Listed records:
────────
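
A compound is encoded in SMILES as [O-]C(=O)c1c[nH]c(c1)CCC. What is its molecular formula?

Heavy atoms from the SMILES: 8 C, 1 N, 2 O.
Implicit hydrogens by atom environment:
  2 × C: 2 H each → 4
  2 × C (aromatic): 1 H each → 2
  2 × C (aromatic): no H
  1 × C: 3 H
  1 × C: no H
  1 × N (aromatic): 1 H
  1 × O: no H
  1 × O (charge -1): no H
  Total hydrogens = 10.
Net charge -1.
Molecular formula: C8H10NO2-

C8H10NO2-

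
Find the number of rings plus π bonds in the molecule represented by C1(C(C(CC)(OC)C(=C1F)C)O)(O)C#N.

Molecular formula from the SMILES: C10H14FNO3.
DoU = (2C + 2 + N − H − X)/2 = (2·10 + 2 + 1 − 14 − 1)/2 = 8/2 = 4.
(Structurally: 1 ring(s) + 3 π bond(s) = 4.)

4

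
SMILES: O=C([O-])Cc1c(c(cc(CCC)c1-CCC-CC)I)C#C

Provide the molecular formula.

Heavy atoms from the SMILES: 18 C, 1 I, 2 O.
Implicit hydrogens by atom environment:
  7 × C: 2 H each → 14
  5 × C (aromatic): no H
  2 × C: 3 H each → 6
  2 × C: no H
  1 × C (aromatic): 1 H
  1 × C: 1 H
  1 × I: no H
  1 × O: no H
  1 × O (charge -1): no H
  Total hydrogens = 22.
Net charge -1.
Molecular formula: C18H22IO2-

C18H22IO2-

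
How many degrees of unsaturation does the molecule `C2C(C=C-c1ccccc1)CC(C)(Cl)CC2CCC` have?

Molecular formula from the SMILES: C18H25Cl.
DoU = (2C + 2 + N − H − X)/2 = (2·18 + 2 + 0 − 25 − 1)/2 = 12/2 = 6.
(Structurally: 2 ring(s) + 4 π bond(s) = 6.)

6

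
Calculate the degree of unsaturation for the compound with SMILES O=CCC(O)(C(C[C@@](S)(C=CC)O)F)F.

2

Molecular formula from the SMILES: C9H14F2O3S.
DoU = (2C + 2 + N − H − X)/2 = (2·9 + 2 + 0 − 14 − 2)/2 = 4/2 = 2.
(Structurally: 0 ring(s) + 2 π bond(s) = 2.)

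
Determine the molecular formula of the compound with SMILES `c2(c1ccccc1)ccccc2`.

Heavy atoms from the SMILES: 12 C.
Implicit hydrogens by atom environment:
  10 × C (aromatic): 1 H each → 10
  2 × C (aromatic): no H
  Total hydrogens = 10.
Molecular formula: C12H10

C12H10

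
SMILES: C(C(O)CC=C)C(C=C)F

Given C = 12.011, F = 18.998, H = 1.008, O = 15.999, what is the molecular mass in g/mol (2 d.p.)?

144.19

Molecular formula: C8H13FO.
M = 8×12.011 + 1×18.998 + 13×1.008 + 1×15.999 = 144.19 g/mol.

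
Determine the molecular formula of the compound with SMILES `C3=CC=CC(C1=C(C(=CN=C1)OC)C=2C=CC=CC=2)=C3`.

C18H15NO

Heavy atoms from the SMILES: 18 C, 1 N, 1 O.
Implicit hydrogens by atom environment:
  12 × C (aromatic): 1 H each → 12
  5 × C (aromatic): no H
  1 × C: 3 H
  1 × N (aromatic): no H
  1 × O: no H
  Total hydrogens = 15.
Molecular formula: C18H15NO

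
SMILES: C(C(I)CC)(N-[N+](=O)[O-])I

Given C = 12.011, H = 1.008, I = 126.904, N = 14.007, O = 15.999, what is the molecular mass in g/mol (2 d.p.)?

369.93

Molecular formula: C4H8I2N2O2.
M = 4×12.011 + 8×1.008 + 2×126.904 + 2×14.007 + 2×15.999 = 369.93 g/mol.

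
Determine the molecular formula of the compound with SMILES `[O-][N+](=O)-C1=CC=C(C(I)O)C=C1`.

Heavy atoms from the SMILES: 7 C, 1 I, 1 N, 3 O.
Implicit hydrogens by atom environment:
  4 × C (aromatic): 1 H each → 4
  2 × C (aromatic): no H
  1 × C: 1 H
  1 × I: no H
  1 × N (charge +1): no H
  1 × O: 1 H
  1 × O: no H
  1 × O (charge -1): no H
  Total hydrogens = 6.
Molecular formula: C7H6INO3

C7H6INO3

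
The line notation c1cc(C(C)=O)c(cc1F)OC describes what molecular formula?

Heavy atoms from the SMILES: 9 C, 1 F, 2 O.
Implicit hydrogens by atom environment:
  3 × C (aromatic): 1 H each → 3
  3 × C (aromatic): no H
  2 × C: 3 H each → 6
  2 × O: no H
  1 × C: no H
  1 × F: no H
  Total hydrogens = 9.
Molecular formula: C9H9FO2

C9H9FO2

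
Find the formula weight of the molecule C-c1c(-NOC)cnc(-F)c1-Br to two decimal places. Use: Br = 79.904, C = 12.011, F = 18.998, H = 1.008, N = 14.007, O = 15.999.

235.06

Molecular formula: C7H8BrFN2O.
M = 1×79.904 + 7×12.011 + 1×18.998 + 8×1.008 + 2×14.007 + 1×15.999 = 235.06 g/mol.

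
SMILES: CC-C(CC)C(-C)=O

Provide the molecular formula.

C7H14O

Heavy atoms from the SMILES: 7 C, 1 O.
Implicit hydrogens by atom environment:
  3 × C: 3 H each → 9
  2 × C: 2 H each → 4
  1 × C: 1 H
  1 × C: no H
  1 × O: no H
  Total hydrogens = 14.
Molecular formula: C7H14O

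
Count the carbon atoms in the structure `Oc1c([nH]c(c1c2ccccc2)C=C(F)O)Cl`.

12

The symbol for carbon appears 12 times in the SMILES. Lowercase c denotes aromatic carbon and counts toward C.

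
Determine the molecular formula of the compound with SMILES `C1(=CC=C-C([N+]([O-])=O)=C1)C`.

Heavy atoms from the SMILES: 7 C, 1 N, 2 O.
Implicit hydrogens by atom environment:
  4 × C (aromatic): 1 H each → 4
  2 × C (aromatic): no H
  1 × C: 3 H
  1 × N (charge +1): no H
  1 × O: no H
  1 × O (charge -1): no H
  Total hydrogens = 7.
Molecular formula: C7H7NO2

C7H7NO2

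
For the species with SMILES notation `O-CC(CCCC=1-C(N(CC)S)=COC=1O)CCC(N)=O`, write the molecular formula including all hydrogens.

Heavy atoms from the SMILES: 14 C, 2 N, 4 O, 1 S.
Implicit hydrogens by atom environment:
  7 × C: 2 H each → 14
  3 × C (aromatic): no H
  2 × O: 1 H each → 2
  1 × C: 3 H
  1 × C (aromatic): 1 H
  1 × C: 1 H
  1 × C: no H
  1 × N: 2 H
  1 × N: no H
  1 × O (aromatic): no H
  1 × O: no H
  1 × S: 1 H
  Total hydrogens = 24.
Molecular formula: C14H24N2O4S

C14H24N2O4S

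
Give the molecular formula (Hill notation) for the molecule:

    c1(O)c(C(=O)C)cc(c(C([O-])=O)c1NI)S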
────────
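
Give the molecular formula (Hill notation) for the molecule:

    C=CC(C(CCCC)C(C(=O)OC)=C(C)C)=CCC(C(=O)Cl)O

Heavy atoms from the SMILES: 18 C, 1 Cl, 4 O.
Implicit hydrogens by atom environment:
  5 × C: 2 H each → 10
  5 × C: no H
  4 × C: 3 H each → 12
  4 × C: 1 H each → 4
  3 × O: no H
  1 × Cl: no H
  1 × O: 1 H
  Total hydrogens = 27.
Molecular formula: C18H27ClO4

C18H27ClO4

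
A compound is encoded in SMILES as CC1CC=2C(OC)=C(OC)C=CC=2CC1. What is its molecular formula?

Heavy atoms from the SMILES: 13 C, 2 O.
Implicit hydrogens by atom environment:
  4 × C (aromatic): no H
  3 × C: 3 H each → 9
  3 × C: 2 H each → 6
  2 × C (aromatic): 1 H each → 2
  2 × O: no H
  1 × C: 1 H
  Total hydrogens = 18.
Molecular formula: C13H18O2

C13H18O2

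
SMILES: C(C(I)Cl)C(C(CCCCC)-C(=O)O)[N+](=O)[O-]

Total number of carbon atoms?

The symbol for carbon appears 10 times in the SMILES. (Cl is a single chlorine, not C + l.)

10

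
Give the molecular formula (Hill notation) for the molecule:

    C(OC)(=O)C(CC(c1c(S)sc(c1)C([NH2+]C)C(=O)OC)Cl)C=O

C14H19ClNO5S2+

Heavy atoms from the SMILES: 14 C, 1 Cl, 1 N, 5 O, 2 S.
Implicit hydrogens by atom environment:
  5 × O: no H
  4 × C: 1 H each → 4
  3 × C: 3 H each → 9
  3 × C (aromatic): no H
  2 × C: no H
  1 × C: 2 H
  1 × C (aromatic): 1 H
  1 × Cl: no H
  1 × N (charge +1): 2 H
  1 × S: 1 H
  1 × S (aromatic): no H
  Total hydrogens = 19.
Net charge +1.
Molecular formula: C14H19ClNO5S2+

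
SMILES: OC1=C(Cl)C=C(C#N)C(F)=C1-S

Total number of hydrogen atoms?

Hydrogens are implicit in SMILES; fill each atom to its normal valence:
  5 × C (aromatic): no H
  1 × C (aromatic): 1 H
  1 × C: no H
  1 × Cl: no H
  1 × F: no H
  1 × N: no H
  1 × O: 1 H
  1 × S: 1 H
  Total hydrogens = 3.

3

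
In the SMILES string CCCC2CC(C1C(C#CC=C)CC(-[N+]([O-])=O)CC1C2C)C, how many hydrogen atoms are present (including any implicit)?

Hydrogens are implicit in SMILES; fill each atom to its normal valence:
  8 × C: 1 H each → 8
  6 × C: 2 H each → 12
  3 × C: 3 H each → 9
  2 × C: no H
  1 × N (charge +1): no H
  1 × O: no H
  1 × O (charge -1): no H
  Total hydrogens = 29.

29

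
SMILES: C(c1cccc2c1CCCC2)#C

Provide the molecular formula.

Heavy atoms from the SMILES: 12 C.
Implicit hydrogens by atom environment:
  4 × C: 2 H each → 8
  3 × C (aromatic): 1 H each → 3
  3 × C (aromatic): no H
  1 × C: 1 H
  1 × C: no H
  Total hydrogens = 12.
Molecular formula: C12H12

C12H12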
────────
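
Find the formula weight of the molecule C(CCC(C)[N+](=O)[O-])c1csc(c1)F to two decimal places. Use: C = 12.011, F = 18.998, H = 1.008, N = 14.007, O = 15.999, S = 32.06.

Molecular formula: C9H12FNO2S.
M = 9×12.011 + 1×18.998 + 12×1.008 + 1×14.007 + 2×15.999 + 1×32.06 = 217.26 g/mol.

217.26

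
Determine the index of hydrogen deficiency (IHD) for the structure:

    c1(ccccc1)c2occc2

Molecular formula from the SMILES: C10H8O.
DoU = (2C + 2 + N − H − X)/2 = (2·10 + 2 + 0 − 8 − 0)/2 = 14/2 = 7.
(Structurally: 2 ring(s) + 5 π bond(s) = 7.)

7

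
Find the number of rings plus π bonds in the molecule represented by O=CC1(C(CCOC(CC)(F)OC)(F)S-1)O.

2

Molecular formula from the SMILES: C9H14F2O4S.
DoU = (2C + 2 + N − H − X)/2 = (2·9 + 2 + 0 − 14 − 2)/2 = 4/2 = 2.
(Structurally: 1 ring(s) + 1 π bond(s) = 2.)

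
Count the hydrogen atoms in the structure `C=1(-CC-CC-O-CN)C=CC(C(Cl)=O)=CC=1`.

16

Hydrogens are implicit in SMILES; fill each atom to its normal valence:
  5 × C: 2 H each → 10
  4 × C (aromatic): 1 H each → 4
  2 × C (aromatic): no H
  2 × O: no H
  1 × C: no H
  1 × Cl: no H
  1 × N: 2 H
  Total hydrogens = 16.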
────────
Set down exactly the lines of the data above, beginning with the line that has "A compound is encoded in SMILES as [O-]C(=O)c1c[nH]c(c1)CCC." and ending with the line that has "SMILES: O=C([O-])Cc1c(c(cc(CCC)c1-CCC-CC)I)C#C", and no others.

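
A compound is encoded in SMILES as [O-]C(=O)c1c[nH]c(c1)CCC. What is its molecular formula?

Heavy atoms from the SMILES: 8 C, 1 N, 2 O.
Implicit hydrogens by atom environment:
  2 × C: 2 H each → 4
  2 × C (aromatic): 1 H each → 2
  2 × C (aromatic): no H
  1 × C: 3 H
  1 × C: no H
  1 × N (aromatic): 1 H
  1 × O: no H
  1 × O (charge -1): no H
  Total hydrogens = 10.
Net charge -1.
Molecular formula: C8H10NO2-

C8H10NO2-

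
Find the number of rings plus π bonds in the molecule represented by C1(C(C(CC)(OC)C(=C1F)C)O)(O)C#N.

Molecular formula from the SMILES: C10H14FNO3.
DoU = (2C + 2 + N − H − X)/2 = (2·10 + 2 + 1 − 14 − 1)/2 = 8/2 = 4.
(Structurally: 1 ring(s) + 3 π bond(s) = 4.)

4

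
SMILES: O=C([O-])Cc1c(c(cc(CCC)c1-CCC-CC)I)C#C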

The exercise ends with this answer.